(Record extracts)

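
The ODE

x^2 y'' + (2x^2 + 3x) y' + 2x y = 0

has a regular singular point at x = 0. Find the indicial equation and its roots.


Divide by x^2 to reach normal form y'' + P_1(x) y' + P_2(x) y = 0 with P_1(x) = 2 + 3/x and P_2(x) = 2/x.
x = 0 is a singular point because the y'-coefficient 2 + 3/x has a pole at x = 0 and the y-coefficient 2/x has a pole at x = 0.
It is a regular singular point because x P_1(x) = p(x) = 2x + 3 and x^2 P_2(x) = q(x) = 2x are polynomials, hence analytic at x = 0.
p(0) = 3,  q(0) = 0.
Indicial equation: r(r-1) + p(0) r + q(0) = 0, i.e. r^2 + (p(0) - 1) r + q(0) = 0, i.e. r^2 + 2 r = 0.
Discriminant: (2)^2 - 4(0) = 4, so r = (-2 ± 2)/2.
Solving: r_1 = 0, r_2 = -2.

indicial: r^2 + 2 r = 0; roots r_1 = 0, r_2 = -2


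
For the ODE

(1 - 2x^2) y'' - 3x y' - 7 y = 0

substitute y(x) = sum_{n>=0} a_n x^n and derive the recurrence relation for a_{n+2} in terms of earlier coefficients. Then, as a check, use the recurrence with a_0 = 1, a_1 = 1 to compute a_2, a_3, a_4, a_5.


Substitute y = sum_n a_n x^n.
(1 - 2 x^2) y'' contributes (n+2)(n+1) a_{n+2} - 2 n(n-1) a_n at x^n.
-3 x y'(x) contributes -3 n a_n at x^n.
-7 y(x) contributes -7 a_n at x^n.
Matching x^n: (n+2)(n+1) a_{n+2} + (-2 n(n-1) - 3 n - 7) a_n = 0.
Thus a_{n+2} = (2 n(n-1) + 3 n + 7) / ((n+1)(n+2)) * a_n.

Check with a_0 = 1, a_1 = 1 (apply the recurrence for n = 0, 1, 2, 3): a_0 = 1, a_1 = 1, a_2 = 7/2, a_3 = 5/3, a_4 = 119/24, a_5 = 7/3.

a_(n+2) = (2 n(n-1) + 3 n + 7) / ((n+1)(n+2)) * a_n; check: a_0 = 1, a_1 = 1, a_2 = 7/2, a_3 = 5/3, a_4 = 119/24, a_5 = 7/3


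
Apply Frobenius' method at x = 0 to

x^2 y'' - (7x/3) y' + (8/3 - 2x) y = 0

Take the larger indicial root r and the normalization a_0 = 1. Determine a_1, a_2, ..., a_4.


Write in Frobenius form y'' + (p(x)/x) y' + (q(x)/x^2) y = 0:
  p(x) = -7/3,  q(x) = 8/3 - 2x.
Indicial equation: r(r-1) + (-7/3) r + (8/3) = 0 -> roots r_1 = 2, r_2 = 4/3.
Take r = r_1 = 2. Let y(x) = x^r sum_{n>=0} a_n x^n with a_0 = 1.
Substitute y = x^r sum a_n x^n and match x^{r+n}. The recurrence is
  D(n) a_n - 2 a_{n-1} = 0,  where D(n) = (r+n)(r+n-1) + (-7/3)(r+n) + (8/3).
  a_n = 2 / D(n) * a_{n-1}.
Since the indicial polynomial factors as (r - r_1)(r - r_2), D(n) = (r_1 + n - r_1)(r_1 + n - r_2) = n(n + 2/3).
Evaluating step by step (a_0 = 1):
  n = 1: D(1) = 1(1 + 2/3) = 5/3; numerator = 2(1) = 2; a_1 = (2)/(5/3) = 6/5
  n = 2: D(2) = 2(2 + 2/3) = 16/3; numerator = 2(6/5) = 12/5; a_2 = (12/5)/(16/3) = 9/20
  n = 3: D(3) = 3(3 + 2/3) = 11; numerator = 2(9/20) = 9/10; a_3 = (9/10)/(11) = 9/110
  n = 4: D(4) = 4(4 + 2/3) = 56/3; numerator = 2(9/110) = 9/55; a_4 = (9/55)/(56/3) = 27/3080

r = 2; a_0 = 1; a_1 = 6/5; a_2 = 9/20; a_3 = 9/110; a_4 = 27/3080


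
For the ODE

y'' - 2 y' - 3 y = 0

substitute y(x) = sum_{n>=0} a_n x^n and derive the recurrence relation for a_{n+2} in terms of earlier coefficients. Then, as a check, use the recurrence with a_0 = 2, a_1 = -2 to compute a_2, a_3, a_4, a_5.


Substitute y = sum_n a_n x^n.
y''(x) has coefficient (n+2)(n+1) a_{n+2} at x^n;
-2 y'(x) has coefficient -2 (n+1) a_{n+1} at x^n;
-3 y(x) has coefficient -3 a_n at x^n.
Matching x^n: (n+2)(n+1) a_{n+2} - 2 (n+1) a_{n+1} - 3 a_n = 0.
Thus a_{n+2} = [2 (n+1) a_{n+1} + 3 a_n] / ((n+1)(n+2)).

Check with a_0 = 2, a_1 = -2 (apply the recurrence for n = 0, 1, 2, 3): a_0 = 2, a_1 = -2, a_2 = 1, a_3 = -1/3, a_4 = 1/12, a_5 = -1/60.

a_(n+2) = [2 (n+1) a_(n+1) + 3 a_n] / ((n+1)(n+2)); check: a_0 = 2, a_1 = -2, a_2 = 1, a_3 = -1/3, a_4 = 1/12, a_5 = -1/60


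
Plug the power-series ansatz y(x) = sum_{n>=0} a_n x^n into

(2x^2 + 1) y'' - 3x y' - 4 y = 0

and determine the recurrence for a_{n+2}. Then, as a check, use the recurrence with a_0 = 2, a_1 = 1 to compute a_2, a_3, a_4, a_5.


Substitute y = sum_n a_n x^n.
(1 + 2 x^2) y'' contributes (n+2)(n+1) a_{n+2} + 2 n(n-1) a_n at x^n.
-3 x y'(x) contributes -3 n a_n at x^n.
-4 y(x) contributes -4 a_n at x^n.
Matching x^n: (n+2)(n+1) a_{n+2} + (2 n(n-1) - 3 n - 4) a_n = 0.
Thus a_{n+2} = (-2 n(n-1) + 3 n + 4) / ((n+1)(n+2)) * a_n.

Check with a_0 = 2, a_1 = 1 (apply the recurrence for n = 0, 1, 2, 3): a_0 = 2, a_1 = 1, a_2 = 4, a_3 = 7/6, a_4 = 2, a_5 = 7/120.

a_(n+2) = (-2 n(n-1) + 3 n + 4) / ((n+1)(n+2)) * a_n; check: a_0 = 2, a_1 = 1, a_2 = 4, a_3 = 7/6, a_4 = 2, a_5 = 7/120


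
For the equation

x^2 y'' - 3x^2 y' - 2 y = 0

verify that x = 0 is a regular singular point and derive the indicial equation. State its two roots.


Divide by x^2 to reach normal form y'' + P_1(x) y' + P_2(x) y = 0 with P_1(x) = -3 and P_2(x) = -2/x^2.
x = 0 is a singular point because the y-coefficient -2/x^2 has a pole at x = 0.
It is a regular singular point because x P_1(x) = p(x) = -3x and x^2 P_2(x) = q(x) = -2 are polynomials, hence analytic at x = 0.
p(0) = 0,  q(0) = -2.
Indicial equation: r(r-1) + p(0) r + q(0) = 0, i.e. r^2 + (p(0) - 1) r + q(0) = 0, i.e. r^2 - 1 r - 2 = 0.
Discriminant: (-1)^2 - 4(-2) = 9, so r = (1 ± 3)/2.
Solving: r_1 = 2, r_2 = -1.

indicial: r^2 - 1 r - 2 = 0; roots r_1 = 2, r_2 = -1


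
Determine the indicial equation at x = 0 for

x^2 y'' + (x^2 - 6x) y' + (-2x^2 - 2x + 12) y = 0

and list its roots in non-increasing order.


Divide by x^2 to reach normal form y'' + P_1(x) y' + P_2(x) y = 0 with P_1(x) = 1 - 6/x and P_2(x) = -2 - 2/x + 12/x^2.
x = 0 is a singular point because the y'-coefficient 1 - 6/x has a pole at x = 0 and the y-coefficient -2 - 2/x + 12/x^2 has a pole at x = 0.
It is a regular singular point because x P_1(x) = p(x) = x - 6 and x^2 P_2(x) = q(x) = -2x^2 - 2x + 12 are polynomials, hence analytic at x = 0.
p(0) = -6,  q(0) = 12.
Indicial equation: r(r-1) + p(0) r + q(0) = 0, i.e. r^2 + (p(0) - 1) r + q(0) = 0, i.e. r^2 - 7 r + 12 = 0.
Discriminant: (-7)^2 - 4(12) = 1, so r = (7 ± 1)/2.
Solving: r_1 = 4, r_2 = 3.

indicial: r^2 - 7 r + 12 = 0; roots r_1 = 4, r_2 = 3


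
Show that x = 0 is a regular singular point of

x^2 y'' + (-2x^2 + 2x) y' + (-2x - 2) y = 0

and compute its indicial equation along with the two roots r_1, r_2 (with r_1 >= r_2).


Divide by x^2 to reach normal form y'' + P_1(x) y' + P_2(x) y = 0 with P_1(x) = -2 + 2/x and P_2(x) = -2/x - 2/x^2.
x = 0 is a singular point because the y'-coefficient -2 + 2/x has a pole at x = 0 and the y-coefficient -2/x - 2/x^2 has a pole at x = 0.
It is a regular singular point because x P_1(x) = p(x) = 2 - 2x and x^2 P_2(x) = q(x) = -2x - 2 are polynomials, hence analytic at x = 0.
p(0) = 2,  q(0) = -2.
Indicial equation: r(r-1) + p(0) r + q(0) = 0, i.e. r^2 + (p(0) - 1) r + q(0) = 0, i.e. r^2 + 1 r - 2 = 0.
Discriminant: (1)^2 - 4(-2) = 9, so r = (-1 ± 3)/2.
Solving: r_1 = 1, r_2 = -2.

indicial: r^2 + 1 r - 2 = 0; roots r_1 = 1, r_2 = -2


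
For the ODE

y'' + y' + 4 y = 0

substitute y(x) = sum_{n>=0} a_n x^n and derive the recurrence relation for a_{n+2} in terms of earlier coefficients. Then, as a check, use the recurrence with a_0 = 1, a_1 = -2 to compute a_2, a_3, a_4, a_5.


Substitute y = sum_n a_n x^n.
y''(x) has coefficient (n+2)(n+1) a_{n+2} at x^n;
y'(x) has coefficient (n+1) a_{n+1} at x^n;
4 y(x) has coefficient 4 a_n at x^n.
Matching x^n: (n+2)(n+1) a_{n+2} + (n+1) a_{n+1} + 4 a_n = 0.
Thus a_{n+2} = [-(n+1) a_{n+1} - 4 a_n] / ((n+1)(n+2)).

Check with a_0 = 1, a_1 = -2 (apply the recurrence for n = 0, 1, 2, 3): a_0 = 1, a_1 = -2, a_2 = -1, a_3 = 5/3, a_4 = -1/12, a_5 = -19/60.

a_(n+2) = [-(n+1) a_(n+1) - 4 a_n] / ((n+1)(n+2)); check: a_0 = 1, a_1 = -2, a_2 = -1, a_3 = 5/3, a_4 = -1/12, a_5 = -19/60


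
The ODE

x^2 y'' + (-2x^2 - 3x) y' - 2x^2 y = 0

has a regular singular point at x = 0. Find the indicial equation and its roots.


Divide by x^2 to reach normal form y'' + P_1(x) y' + P_2(x) y = 0 with P_1(x) = -2 - 3/x and P_2(x) = -2.
x = 0 is a singular point because the y'-coefficient -2 - 3/x has a pole at x = 0.
It is a regular singular point because x P_1(x) = p(x) = -2x - 3 and x^2 P_2(x) = q(x) = -2x^2 are polynomials, hence analytic at x = 0.
p(0) = -3,  q(0) = 0.
Indicial equation: r(r-1) + p(0) r + q(0) = 0, i.e. r^2 + (p(0) - 1) r + q(0) = 0, i.e. r^2 - 4 r = 0.
Discriminant: (-4)^2 - 4(0) = 16, so r = (4 ± 4)/2.
Solving: r_1 = 4, r_2 = 0.

indicial: r^2 - 4 r = 0; roots r_1 = 4, r_2 = 0


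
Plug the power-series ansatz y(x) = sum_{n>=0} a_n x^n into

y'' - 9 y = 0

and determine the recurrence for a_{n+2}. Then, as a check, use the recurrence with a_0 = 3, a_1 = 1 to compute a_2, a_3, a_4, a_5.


Substitute y = sum_n a_n x^n into y'' + (const) y = 0.
y''(x) = sum_{n>=0} (n+2)(n+1) a_{n+2} x^n.
The ODE becomes sum_n [(n+2)(n+1) a_{n+2} - 9 a_n] x^n = 0.
Setting each coefficient to zero gives the recurrence:
  (n+2)(n+1) a_{n+2} - 9 a_n = 0,
  a_{n+2} = 9 / ((n+1)(n+2)) a_n.

Check with a_0 = 3, a_1 = 1 (apply the recurrence for n = 0, 1, 2, 3): a_0 = 3, a_1 = 1, a_2 = 27/2, a_3 = 3/2, a_4 = 81/8, a_5 = 27/40.

a_{n+2} = 9/((n+1)(n+2)) * a_n; check: a_0 = 3, a_1 = 1, a_2 = 27/2, a_3 = 3/2, a_4 = 81/8, a_5 = 27/40


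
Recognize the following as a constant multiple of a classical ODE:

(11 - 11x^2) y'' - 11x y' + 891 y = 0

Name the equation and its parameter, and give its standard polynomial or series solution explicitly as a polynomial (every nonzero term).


All three coefficients share the factor 11; dividing through by 11 gives  (1 - x^2) y'' - x y' + 81 y = 0.
This matches the Chebyshev equation (1 - x^2) y'' - x y' + n^2 y = 0 (note the -x y' term, not -2x y') with n^2 = 81, so n = 9; the polynomial solution is T_9(x).
With y = sum_k a_k x^k, matching x^k gives (k+2)(k+1) a_{k+2} = (k^2 - n^2) a_k = (k - 9)(k + 9) a_k. The right side vanishes at k = 9, so the series with the parity of 9 terminates at degree 9.
Standard normalization: leading coefficient of T_n is 2^(n-1), so a_9 = 2^8 = 256. Work downward with a_k = (k+1)(k+2) a_{k+2} / ((k - 9)(k + 9)):
  a_7 = (8)(9)(256) / ((7 - 9)(7 + 9)) = 18432/(-32) = -576
  a_5 = (6)(7)(-576) / ((5 - 9)(5 + 9)) = -24192/(-56) = 432
  a_3 = (4)(5)(432) / ((3 - 9)(3 + 9)) = 8640/(-72) = -120
  a_1 = (2)(3)(-120) / ((1 - 9)(1 + 9)) = -720/(-80) = 9
Hence T_9(x) = 256 x^9 - 576 x^7 + 432 x^5 - 120 x^3 + 9 x.

T_9(x); series = 256 x^9 - 576 x^7 + 432 x^5 - 120 x^3 + 9 x


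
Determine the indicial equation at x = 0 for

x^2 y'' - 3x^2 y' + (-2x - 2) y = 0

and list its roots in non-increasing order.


Divide by x^2 to reach normal form y'' + P_1(x) y' + P_2(x) y = 0 with P_1(x) = -3 and P_2(x) = -2/x - 2/x^2.
x = 0 is a singular point because the y-coefficient -2/x - 2/x^2 has a pole at x = 0.
It is a regular singular point because x P_1(x) = p(x) = -3x and x^2 P_2(x) = q(x) = -2x - 2 are polynomials, hence analytic at x = 0.
p(0) = 0,  q(0) = -2.
Indicial equation: r(r-1) + p(0) r + q(0) = 0, i.e. r^2 + (p(0) - 1) r + q(0) = 0, i.e. r^2 - 1 r - 2 = 0.
Discriminant: (-1)^2 - 4(-2) = 9, so r = (1 ± 3)/2.
Solving: r_1 = 2, r_2 = -1.

indicial: r^2 - 1 r - 2 = 0; roots r_1 = 2, r_2 = -1


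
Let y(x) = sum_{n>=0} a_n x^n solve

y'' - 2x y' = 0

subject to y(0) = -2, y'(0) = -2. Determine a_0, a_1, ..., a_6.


Ansatz: y(x) = sum_{n>=0} a_n x^n, so y'(x) = sum_{n>=1} n a_n x^(n-1) and y''(x) = sum_{n>=2} n(n-1) a_n x^(n-2).
Substitute into P(x) y'' + Q(x) y' + R(x) y = 0 with P(x) = 1, Q(x) = -2x, R(x) = 0, and match powers of x.
Initial conditions: a_0 = -2, a_1 = -2.
Setting the coefficient of each power of x to zero and solving order by order (substituting the coefficients already found):
  x^0: 2 a_2 = 0  ->  a_2 = 0
  x^1: 6 a_3 - 2 a_1 = 0  ->  6 a_3 = 2 a_1 = -4  ->  a_3 = -2/3
  x^2: 12 a_4 - 4 a_2 = 0  ->  12 a_4 = 4 a_2 = 0  ->  a_4 = 0
  x^3: 20 a_5 - 6 a_3 = 0  ->  20 a_5 = 6 a_3 = -4  ->  a_5 = -1/5
  x^4: 30 a_6 - 8 a_4 = 0  ->  30 a_6 = 8 a_4 = 0  ->  a_6 = 0
Truncated series: y(x) = -2 - 2 x - (2/3) x^3 - (1/5) x^5 + O(x^7).

a_0 = -2; a_1 = -2; a_2 = 0; a_3 = -2/3; a_4 = 0; a_5 = -1/5; a_6 = 0


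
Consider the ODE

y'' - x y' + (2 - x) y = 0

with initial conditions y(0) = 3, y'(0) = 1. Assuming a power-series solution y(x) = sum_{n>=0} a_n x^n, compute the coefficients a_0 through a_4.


Ansatz: y(x) = sum_{n>=0} a_n x^n, so y'(x) = sum_{n>=1} n a_n x^(n-1) and y''(x) = sum_{n>=2} n(n-1) a_n x^(n-2).
Substitute into P(x) y'' + Q(x) y' + R(x) y = 0 with P(x) = 1, Q(x) = -x, R(x) = 2 - x, and match powers of x.
Initial conditions: a_0 = 3, a_1 = 1.
Setting the coefficient of each power of x to zero and solving order by order (substituting the coefficients already found):
  x^0: 2 a_2 + 2 a_0 = 0  ->  2 a_2 = -2 a_0 = -6  ->  a_2 = -3
  x^1: 6 a_3 + a_1 - a_0 = 0  ->  6 a_3 = -a_1 + a_0 = 2  ->  a_3 = 1/3
  x^2: 12 a_4 - a_1 = 0  ->  12 a_4 = a_1 = 1  ->  a_4 = 1/12
Truncated series: y(x) = 3 + x - 3 x^2 + (1/3) x^3 + (1/12) x^4 + O(x^5).

a_0 = 3; a_1 = 1; a_2 = -3; a_3 = 1/3; a_4 = 1/12


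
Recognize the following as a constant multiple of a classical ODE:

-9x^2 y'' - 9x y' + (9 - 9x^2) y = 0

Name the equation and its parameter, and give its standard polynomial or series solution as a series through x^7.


All three coefficients share the factor -9; dividing through by -9 gives  x^2 y'' + x y' + (x^2 - 1) y = 0.
This matches the Bessel equation x^2 y'' + x y' + (x^2 - nu^2) y = 0 with nu^2 = 1, so nu = 1; the solution bounded at x = 0 is J_1(x).
Frobenius at x = 0: indicial roots ±nu; for r = nu the recurrence k(k + 2nu) c_k = -c_{k-2} gives the standard series J_nu(x) = sum_{k>=0} (-1)^k / (k! (k+nu)!) (x/2)^(2k+nu). Evaluate the first 4 terms:
  k = 0: (-1)^0 / (0! * 1! * 2^1) x^1 = 1/(1*1*2) x^1 = (1/2) x^1
  k = 1: (-1)^1 / (1! * 2! * 2^3) x^3 = -1/(1*2*8) x^3 = (-1/16) x^3
  k = 2: (-1)^2 / (2! * 3! * 2^5) x^5 = 1/(2*6*32) x^5 = (1/384) x^5
  k = 3: (-1)^3 / (3! * 4! * 2^7) x^7 = -1/(6*24*128) x^7 = (-1/18432) x^7
Hence J_1(x) = -x^7/18432 + x^5/384 - x^3/16 + x/2 + ....

J_1(x); series = -x^7/18432 + x^5/384 - x^3/16 + x/2


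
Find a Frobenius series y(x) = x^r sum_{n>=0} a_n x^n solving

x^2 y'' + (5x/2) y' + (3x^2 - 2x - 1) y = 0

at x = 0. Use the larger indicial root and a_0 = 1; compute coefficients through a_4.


Write in Frobenius form y'' + (p(x)/x) y' + (q(x)/x^2) y = 0:
  p(x) = 5/2,  q(x) = 3x^2 - 2x - 1.
Indicial equation: r(r-1) + (5/2) r + (-1) = 0 -> roots r_1 = 1/2, r_2 = -2.
Take r = r_1 = 1/2. Let y(x) = x^r sum_{n>=0} a_n x^n with a_0 = 1.
Substitute y = x^r sum a_n x^n and match x^{r+n}. The recurrence is
  D(n) a_n - 2 a_{n-1} + 3 a_{n-2} = 0,  where D(n) = (r+n)(r+n-1) + (5/2)(r+n) + (-1).
  a_n = [2 a_{n-1} - 3 a_{n-2}] / D(n).
Since the indicial polynomial factors as (r - r_1)(r - r_2), D(n) = (r_1 + n - r_1)(r_1 + n - r_2) = n(n + 5/2).
Evaluating step by step (a_0 = 1):
  n = 1: D(1) = 1(1 + 5/2) = 7/2; numerator = 2(1) = 2; a_1 = (2)/(7/2) = 4/7
  n = 2: D(2) = 2(2 + 5/2) = 9; numerator = 2(4/7) - 3(1) = -13/7; a_2 = (-13/7)/(9) = -13/63
  n = 3: D(3) = 3(3 + 5/2) = 33/2; numerator = 2(-13/63) - 3(4/7) = -134/63; a_3 = (-134/63)/(33/2) = -268/2079
  n = 4: D(4) = 4(4 + 5/2) = 26; numerator = 2(-268/2079) - 3(-13/63) = 751/2079; a_4 = (751/2079)/(26) = 751/54054

r = 1/2; a_0 = 1; a_1 = 4/7; a_2 = -13/63; a_3 = -268/2079; a_4 = 751/54054


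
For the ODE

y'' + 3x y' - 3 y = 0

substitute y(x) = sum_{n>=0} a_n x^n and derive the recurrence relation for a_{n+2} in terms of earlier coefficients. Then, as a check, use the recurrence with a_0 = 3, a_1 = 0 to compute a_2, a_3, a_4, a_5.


Substitute y = sum_n a_n x^n.
y''(x) has coefficient (n+2)(n+1) a_{n+2} at x^n;
3 x y'(x) has coefficient 3 n a_n at x^n (shift);
-3 y(x) has coefficient -3 a_n at x^n.
Matching x^n: (n+2)(n+1) a_{n+2} + (3n - 3) a_n = 0.
Thus a_{n+2} = (-3n + 3) / ((n+1)(n+2)) * a_n.

Check with a_0 = 3, a_1 = 0 (apply the recurrence for n = 0, 1, 2, 3): a_0 = 3, a_1 = 0, a_2 = 9/2, a_3 = 0, a_4 = -9/8, a_5 = 0.

a_(n+2) = (-3n + 3) / ((n+1)(n+2)) * a_n; check: a_0 = 3, a_1 = 0, a_2 = 9/2, a_3 = 0, a_4 = -9/8, a_5 = 0


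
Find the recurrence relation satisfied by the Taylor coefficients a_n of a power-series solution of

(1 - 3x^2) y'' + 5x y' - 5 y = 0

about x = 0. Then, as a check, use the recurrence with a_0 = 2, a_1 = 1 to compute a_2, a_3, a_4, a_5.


Substitute y = sum_n a_n x^n.
(1 - 3 x^2) y'' contributes (n+2)(n+1) a_{n+2} - 3 n(n-1) a_n at x^n.
5 x y'(x) contributes 5 n a_n at x^n.
-5 y(x) contributes -5 a_n at x^n.
Matching x^n: (n+2)(n+1) a_{n+2} + (-3 n(n-1) + 5 n - 5) a_n = 0.
Thus a_{n+2} = (3 n(n-1) - 5 n + 5) / ((n+1)(n+2)) * a_n.

Check with a_0 = 2, a_1 = 1 (apply the recurrence for n = 0, 1, 2, 3): a_0 = 2, a_1 = 1, a_2 = 5, a_3 = 0, a_4 = 5/12, a_5 = 0.

a_(n+2) = (3 n(n-1) - 5 n + 5) / ((n+1)(n+2)) * a_n; check: a_0 = 2, a_1 = 1, a_2 = 5, a_3 = 0, a_4 = 5/12, a_5 = 0


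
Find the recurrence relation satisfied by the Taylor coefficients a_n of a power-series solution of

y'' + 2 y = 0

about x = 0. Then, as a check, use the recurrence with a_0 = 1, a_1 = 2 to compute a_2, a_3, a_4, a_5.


Substitute y = sum_n a_n x^n into y'' + (const) y = 0.
y''(x) = sum_{n>=0} (n+2)(n+1) a_{n+2} x^n.
The ODE becomes sum_n [(n+2)(n+1) a_{n+2} + 2 a_n] x^n = 0.
Setting each coefficient to zero gives the recurrence:
  (n+2)(n+1) a_{n+2} + 2 a_n = 0,
  a_{n+2} = -2 / ((n+1)(n+2)) a_n.

Check with a_0 = 1, a_1 = 2 (apply the recurrence for n = 0, 1, 2, 3): a_0 = 1, a_1 = 2, a_2 = -1, a_3 = -2/3, a_4 = 1/6, a_5 = 1/15.

a_{n+2} = -2/((n+1)(n+2)) * a_n; check: a_0 = 1, a_1 = 2, a_2 = -1, a_3 = -2/3, a_4 = 1/6, a_5 = 1/15


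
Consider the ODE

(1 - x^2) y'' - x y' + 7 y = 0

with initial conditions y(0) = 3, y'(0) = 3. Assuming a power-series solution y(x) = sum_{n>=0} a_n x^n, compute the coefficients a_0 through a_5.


Ansatz: y(x) = sum_{n>=0} a_n x^n, so y'(x) = sum_{n>=1} n a_n x^(n-1) and y''(x) = sum_{n>=2} n(n-1) a_n x^(n-2).
Substitute into P(x) y'' + Q(x) y' + R(x) y = 0 with P(x) = 1 - x^2, Q(x) = -x, R(x) = 7, and match powers of x.
Initial conditions: a_0 = 3, a_1 = 3.
Setting the coefficient of each power of x to zero and solving order by order (substituting the coefficients already found):
  x^0: 2 a_2 + 7 a_0 = 0  ->  2 a_2 = -7 a_0 = -21  ->  a_2 = -21/2
  x^1: 6 a_3 + 6 a_1 = 0  ->  6 a_3 = -6 a_1 = -18  ->  a_3 = -3
  x^2: 12 a_4 + 3 a_2 = 0  ->  12 a_4 = -3 a_2 = 63/2  ->  a_4 = 21/8
  x^3: 20 a_5 - 2 a_3 = 0  ->  20 a_5 = 2 a_3 = -6  ->  a_5 = -3/10
Truncated series: y(x) = 3 + 3 x - (21/2) x^2 - 3 x^3 + (21/8) x^4 - (3/10) x^5 + O(x^6).

a_0 = 3; a_1 = 3; a_2 = -21/2; a_3 = -3; a_4 = 21/8; a_5 = -3/10


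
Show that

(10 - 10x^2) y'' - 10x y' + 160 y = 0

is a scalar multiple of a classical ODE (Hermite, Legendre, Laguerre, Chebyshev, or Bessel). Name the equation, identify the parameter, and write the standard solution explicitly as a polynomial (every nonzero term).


All three coefficients share the factor 10; dividing through by 10 gives  (1 - x^2) y'' - x y' + 16 y = 0.
This matches the Chebyshev equation (1 - x^2) y'' - x y' + n^2 y = 0 (note the -x y' term, not -2x y') with n^2 = 16, so n = 4; the polynomial solution is T_4(x).
With y = sum_k a_k x^k, matching x^k gives (k+2)(k+1) a_{k+2} = (k^2 - n^2) a_k = (k - 4)(k + 4) a_k. The right side vanishes at k = 4, so the series with the parity of 4 terminates at degree 4.
Standard normalization: leading coefficient of T_n is 2^(n-1), so a_4 = 2^3 = 8. Work downward with a_k = (k+1)(k+2) a_{k+2} / ((k - 4)(k + 4)):
  a_2 = (3)(4)(8) / ((2 - 4)(2 + 4)) = 96/(-12) = -8
  a_0 = (1)(2)(-8) / ((0 - 4)(0 + 4)) = -16/(-16) = 1
Hence T_4(x) = 8 x^4 - 8 x^2 + 1.

T_4(x); series = 8 x^4 - 8 x^2 + 1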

(End Record extracts)

▶ _The task_
All lines above with the word "Show" need to be reported.

▶ _Written response_
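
Show that x = 0 is a regular singular point of
Show that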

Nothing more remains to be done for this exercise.